[TASK REQUIREMENTS] From the entries below, transcribe exactly the lines between the line holding "In a partially pooling profile, every Strong" and the line holding "Only the restaurant knows whether its food is excellent", inclusive; skip all other lines.

[RECORDED INFORMATION]
^^^^^^^^^^^^^^^^
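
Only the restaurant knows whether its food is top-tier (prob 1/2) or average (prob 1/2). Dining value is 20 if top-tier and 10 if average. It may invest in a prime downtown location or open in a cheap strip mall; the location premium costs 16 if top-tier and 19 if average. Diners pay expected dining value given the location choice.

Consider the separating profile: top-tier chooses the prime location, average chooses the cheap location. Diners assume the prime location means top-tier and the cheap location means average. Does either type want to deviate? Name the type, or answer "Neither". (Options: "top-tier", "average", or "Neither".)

The prime location pays 20; the cheap location pays 10.
top-tier: assigned the prime location, nets 20 − 16 = 4; deviating to the cheap location nets 10.
average: assigned the cheap location, nets 10; deviating to the prime location nets 20 − 19 = 1.
The top-tier type gains 6 by deviating.

top-tier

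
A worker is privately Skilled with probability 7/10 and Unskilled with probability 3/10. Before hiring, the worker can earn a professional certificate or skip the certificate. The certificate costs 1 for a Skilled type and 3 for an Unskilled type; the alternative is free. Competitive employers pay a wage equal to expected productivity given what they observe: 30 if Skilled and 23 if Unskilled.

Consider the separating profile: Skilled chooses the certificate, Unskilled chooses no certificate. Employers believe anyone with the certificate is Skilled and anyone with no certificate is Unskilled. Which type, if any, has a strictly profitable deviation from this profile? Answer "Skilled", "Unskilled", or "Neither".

Unskilled

The certificate pays 30; no certificate pays 23.
Skilled: assigned the certificate, nets 30 − 1 = 29; deviating to no certificate nets 23.
Unskilled: assigned no certificate, nets 23; deviating to the certificate nets 30 − 3 = 27.
The Unskilled type gains 4 by deviating.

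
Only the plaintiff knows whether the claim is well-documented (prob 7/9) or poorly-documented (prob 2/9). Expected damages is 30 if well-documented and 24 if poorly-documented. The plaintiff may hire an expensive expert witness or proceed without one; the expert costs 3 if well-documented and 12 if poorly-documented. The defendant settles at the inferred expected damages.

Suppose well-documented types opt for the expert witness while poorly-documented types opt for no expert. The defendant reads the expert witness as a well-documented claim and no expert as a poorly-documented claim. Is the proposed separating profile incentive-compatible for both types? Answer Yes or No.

Under these beliefs, the expert witness earns settlement 30 and no expert earns settlement 24.
well-documented: the expert witness nets 30 − 3 = 27; no expert nets 24. well-documented prefers the expert witness.
poorly-documented: the expert witness nets 30 − 12 = 18; no expert nets 24. poorly-documented prefers no expert.
Neither type deviates, so the separating profile is an equilibrium.

Yes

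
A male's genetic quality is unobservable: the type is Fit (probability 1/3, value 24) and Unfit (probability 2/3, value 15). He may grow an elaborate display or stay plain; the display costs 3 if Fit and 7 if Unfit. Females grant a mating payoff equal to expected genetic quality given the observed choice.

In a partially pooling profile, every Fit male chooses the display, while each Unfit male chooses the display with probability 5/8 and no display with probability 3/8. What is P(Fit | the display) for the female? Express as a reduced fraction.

4/9

P(the display) = (1/3)·1 + (2/3)·(5/8) = 3/4.
By Bayes' rule, P(Fit | the display) = (1/3) / (3/4) = 4/9.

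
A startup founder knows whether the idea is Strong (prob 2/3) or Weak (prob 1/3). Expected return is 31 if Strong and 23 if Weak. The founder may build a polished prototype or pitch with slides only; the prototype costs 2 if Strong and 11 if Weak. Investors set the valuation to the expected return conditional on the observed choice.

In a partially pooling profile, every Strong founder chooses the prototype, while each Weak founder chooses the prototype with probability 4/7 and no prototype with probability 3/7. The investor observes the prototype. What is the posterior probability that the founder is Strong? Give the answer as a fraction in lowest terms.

P(the prototype) = (2/3)·1 + (1/3)·(4/7) = 6/7.
By Bayes' rule, P(Strong | the prototype) = (2/3) / (6/7) = 7/9.

7/9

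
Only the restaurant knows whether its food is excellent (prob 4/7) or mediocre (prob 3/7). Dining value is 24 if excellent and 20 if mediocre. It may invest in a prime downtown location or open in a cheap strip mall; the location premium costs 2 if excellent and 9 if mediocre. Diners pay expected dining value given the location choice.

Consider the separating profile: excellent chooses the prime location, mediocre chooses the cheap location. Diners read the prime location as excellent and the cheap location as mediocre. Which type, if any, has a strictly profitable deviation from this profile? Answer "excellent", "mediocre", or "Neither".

Neither

The prime location pays 24; the cheap location pays 20.
excellent: assigned the prime location, nets 24 − 2 = 22; deviating to the cheap location nets 20.
mediocre: assigned the cheap location, nets 20; deviating to the prime location nets 24 − 9 = 15.
Both types strictly prefer their assigned action; no profitable deviation.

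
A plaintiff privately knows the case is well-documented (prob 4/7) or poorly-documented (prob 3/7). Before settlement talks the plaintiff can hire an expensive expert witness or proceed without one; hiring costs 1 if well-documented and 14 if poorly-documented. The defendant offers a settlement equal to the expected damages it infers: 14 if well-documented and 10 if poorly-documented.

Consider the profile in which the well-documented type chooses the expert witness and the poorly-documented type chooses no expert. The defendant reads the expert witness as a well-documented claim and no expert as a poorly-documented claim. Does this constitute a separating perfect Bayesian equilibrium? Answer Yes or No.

Yes

Under these beliefs, the expert witness earns settlement 14 and no expert earns settlement 10.
well-documented: the expert witness nets 14 − 1 = 13; no expert nets 10. well-documented prefers the expert witness.
poorly-documented: the expert witness nets 14 − 14 = 0; no expert nets 10. poorly-documented prefers no expert.
Neither type deviates, so the separating profile is an equilibrium.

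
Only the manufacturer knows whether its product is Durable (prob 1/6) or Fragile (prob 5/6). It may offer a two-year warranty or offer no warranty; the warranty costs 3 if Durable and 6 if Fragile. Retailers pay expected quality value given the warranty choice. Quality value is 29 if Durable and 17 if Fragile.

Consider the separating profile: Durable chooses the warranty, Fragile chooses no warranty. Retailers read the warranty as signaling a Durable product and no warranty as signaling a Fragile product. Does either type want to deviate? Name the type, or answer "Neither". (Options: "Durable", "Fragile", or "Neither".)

Fragile

The warranty pays 29; no warranty pays 17.
Durable: assigned the warranty, nets 29 − 3 = 26; deviating to no warranty nets 17.
Fragile: assigned no warranty, nets 17; deviating to the warranty nets 29 − 6 = 23.
The Fragile type gains 6 by deviating.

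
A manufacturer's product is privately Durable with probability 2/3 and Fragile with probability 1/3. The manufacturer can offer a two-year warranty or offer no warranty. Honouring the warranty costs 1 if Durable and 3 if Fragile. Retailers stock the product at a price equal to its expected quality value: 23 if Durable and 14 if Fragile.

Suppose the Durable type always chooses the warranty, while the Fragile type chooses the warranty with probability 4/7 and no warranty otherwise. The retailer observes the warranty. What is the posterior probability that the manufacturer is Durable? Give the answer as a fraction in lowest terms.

7/9

P(the warranty) = (2/3)·1 + (1/3)·(4/7) = 6/7.
By Bayes' rule, P(Durable | the warranty) = (2/3) / (6/7) = 7/9.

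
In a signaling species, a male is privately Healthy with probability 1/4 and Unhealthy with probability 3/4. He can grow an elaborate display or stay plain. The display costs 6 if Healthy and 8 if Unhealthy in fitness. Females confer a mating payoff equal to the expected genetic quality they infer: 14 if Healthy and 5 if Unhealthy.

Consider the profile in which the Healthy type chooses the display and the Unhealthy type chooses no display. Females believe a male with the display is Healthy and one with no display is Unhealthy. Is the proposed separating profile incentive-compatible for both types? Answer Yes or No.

Under these beliefs, the display earns mating payoff 14 and no display earns mating payoff 5.
Healthy: the display nets 14 − 6 = 8; no display nets 5. Healthy prefers the display.
Unhealthy: the display nets 14 − 8 = 6; no display nets 5. Unhealthy would deviate to the display.
Unhealthy has a profitable deviation, so the profile is not an equilibrium.

No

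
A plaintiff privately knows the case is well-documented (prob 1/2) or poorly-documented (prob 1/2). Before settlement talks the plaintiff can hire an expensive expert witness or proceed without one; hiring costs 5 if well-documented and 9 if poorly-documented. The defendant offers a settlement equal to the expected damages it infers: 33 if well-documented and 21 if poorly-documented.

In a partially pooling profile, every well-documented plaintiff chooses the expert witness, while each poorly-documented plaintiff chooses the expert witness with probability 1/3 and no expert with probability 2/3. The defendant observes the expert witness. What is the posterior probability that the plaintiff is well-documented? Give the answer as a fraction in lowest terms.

3/4

P(the expert witness) = (1/2)·1 + (1/2)·(1/3) = 2/3.
By Bayes' rule, P(well-documented | the expert witness) = (1/2) / (2/3) = 3/4.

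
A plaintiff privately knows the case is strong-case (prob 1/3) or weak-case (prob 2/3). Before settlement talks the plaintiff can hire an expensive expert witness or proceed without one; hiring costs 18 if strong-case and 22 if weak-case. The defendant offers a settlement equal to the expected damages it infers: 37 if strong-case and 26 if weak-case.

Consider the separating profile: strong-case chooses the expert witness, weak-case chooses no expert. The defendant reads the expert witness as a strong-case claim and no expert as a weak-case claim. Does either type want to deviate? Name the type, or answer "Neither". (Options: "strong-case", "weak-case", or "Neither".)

strong-case

The expert witness pays 37; no expert pays 26.
strong-case: assigned the expert witness, nets 37 − 18 = 19; deviating to no expert nets 26.
weak-case: assigned no expert, nets 26; deviating to the expert witness nets 37 − 22 = 15.
The strong-case type gains 7 by deviating.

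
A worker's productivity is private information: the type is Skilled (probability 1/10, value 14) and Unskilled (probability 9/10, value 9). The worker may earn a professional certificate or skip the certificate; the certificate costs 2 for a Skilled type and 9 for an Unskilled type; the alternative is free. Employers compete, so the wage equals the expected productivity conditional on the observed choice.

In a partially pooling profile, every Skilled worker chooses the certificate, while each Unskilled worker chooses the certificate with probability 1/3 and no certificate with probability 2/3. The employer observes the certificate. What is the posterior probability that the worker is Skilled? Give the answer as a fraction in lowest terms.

1/4

P(the certificate) = (1/10)·1 + (9/10)·(1/3) = 2/5.
By Bayes' rule, P(Skilled | the certificate) = (1/10) / (2/5) = 1/4.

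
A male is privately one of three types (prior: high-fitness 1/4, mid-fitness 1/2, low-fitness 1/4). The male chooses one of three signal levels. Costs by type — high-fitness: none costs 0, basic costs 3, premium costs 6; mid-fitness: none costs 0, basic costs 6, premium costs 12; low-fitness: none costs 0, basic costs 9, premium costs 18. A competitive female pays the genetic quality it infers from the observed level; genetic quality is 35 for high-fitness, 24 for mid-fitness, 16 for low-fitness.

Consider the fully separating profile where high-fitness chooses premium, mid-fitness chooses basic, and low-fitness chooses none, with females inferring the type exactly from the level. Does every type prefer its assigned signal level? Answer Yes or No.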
^^^^^^^^^^^^^^^^
[TASK SOLUTION]
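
In a partially pooling profile, every Strong founder chooses the prototype, while each Weak founder chooses the prototype with probability 4/7 and no prototype with probability 3/7. The investor observes the prototype. What is the posterior probability that the founder is Strong? Give the answer as a fraction in lowest terms.

P(the prototype) = (2/3)·1 + (1/3)·(4/7) = 6/7.
By Bayes' rule, P(Strong | the prototype) = (2/3) / (6/7) = 7/9.

7/9

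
Only the restaurant knows whether its food is excellent (prob 4/7) or mediocre (prob 3/7). Dining value is 24 if excellent and 20 if mediocre. It may invest in a prime downtown location or open in a cheap strip mall; the location premium costs 2 if excellent and 9 if mediocre. Diners pay expected dining value given the location choice.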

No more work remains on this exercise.